Find the line with "Homologous 26 nt" and the line with "Let P and Q" in the entries below; output exactly those two lines, every line between them, and no others.

:: MATERIAL FOR THIS TASK

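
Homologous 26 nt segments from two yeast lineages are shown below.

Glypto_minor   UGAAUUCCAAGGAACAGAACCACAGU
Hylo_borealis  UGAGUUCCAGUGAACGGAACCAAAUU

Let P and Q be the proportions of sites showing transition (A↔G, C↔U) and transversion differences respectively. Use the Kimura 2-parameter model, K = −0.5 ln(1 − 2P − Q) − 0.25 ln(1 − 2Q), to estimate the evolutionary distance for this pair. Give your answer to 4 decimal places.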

::::
:: MATERIAL FOR THIS TASK

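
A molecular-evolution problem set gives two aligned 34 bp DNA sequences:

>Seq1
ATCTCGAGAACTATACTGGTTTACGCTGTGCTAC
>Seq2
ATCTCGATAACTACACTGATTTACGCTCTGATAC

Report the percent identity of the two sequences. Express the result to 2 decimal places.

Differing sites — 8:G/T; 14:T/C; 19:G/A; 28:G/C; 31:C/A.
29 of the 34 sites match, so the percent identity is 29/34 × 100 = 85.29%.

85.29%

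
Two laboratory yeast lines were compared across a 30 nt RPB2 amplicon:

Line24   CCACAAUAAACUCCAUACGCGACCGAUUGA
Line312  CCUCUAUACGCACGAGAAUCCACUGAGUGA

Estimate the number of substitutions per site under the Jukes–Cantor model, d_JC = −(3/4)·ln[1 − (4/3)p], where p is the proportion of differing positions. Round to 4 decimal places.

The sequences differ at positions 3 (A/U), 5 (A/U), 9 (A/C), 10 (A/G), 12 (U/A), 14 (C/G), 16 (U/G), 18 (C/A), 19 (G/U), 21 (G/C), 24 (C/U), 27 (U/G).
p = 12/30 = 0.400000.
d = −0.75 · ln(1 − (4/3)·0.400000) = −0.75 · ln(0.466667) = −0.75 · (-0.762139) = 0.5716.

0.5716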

::::

* _SOLUTION_
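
Homologous 26 nt segments from two yeast lineages are shown below.

Glypto_minor   UGAAUUCCAAGGAACAGAACCACAGU
Hylo_borealis  UGAGUUCCAGUGAACGGAACCAAAUU

Let P and Q be the proportions of sites showing transition (A↔G, C↔U) and transversion differences respectively. Use the Kimura 2-parameter model, K = −0.5 ln(1 − 2P − Q) − 0.25 ln(1 − 2Q), to estimate the evolutionary distance for this pair. Give your answer to 4 decimal places.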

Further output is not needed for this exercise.